• WORK INSTRUCTIONS: The records appear below. Report how many of their lines contain the word "circle", giving the number alone.

[Opening DATASET CONTENT section]

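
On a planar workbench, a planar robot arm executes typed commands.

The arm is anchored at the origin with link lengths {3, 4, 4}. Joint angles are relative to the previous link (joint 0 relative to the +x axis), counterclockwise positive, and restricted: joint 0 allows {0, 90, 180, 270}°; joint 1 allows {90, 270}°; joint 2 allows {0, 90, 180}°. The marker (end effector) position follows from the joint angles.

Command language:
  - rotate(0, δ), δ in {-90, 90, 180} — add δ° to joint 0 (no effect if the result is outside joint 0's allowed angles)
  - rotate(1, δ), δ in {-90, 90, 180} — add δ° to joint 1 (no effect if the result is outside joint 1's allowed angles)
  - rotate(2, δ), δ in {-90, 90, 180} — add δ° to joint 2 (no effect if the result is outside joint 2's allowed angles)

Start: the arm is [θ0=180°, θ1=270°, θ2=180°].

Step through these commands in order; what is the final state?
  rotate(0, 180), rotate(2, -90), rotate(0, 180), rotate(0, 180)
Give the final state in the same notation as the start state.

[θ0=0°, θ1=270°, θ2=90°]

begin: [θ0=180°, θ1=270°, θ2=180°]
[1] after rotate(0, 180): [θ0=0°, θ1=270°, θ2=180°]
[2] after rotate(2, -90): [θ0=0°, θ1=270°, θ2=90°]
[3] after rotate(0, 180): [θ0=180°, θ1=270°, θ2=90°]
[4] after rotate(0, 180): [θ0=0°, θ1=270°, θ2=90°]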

[Closing DATASET CONTENT section]
[Opening DATASET CONTENT section]

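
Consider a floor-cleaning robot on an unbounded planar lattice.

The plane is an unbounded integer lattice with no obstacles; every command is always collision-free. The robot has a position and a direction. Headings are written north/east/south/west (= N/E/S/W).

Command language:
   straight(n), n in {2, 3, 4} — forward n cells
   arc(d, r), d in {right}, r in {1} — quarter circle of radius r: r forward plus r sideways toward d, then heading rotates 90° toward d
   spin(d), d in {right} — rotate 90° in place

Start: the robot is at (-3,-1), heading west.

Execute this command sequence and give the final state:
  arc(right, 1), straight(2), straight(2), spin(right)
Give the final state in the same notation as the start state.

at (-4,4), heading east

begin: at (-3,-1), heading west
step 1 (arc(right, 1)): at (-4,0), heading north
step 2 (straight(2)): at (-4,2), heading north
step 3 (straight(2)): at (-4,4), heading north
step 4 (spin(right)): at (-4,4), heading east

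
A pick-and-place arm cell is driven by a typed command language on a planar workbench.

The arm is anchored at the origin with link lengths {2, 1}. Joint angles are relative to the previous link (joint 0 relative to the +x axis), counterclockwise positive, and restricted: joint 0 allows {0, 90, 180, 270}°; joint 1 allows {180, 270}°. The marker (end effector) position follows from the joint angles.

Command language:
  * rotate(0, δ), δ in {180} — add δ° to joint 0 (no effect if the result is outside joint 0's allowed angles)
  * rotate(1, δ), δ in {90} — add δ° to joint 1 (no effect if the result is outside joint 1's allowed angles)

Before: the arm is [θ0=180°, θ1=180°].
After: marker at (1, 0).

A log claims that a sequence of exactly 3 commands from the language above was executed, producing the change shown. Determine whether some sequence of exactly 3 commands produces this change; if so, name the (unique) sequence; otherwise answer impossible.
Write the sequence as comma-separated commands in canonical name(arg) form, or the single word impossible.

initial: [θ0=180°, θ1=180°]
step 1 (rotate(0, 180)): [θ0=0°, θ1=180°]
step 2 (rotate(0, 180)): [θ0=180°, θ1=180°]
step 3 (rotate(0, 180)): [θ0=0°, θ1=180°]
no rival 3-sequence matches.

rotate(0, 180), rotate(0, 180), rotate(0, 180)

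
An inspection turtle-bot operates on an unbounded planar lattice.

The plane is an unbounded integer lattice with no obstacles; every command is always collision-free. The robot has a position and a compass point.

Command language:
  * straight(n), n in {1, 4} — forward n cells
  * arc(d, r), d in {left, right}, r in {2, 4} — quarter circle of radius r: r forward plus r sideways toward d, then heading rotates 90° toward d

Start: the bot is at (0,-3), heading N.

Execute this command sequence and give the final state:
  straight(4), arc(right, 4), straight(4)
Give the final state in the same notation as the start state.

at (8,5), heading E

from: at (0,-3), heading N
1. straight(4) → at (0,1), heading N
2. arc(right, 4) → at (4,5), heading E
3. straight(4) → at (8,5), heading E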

[Closing DATASET CONTENT section]

• RESULT FOR THIS EXERCISE: 2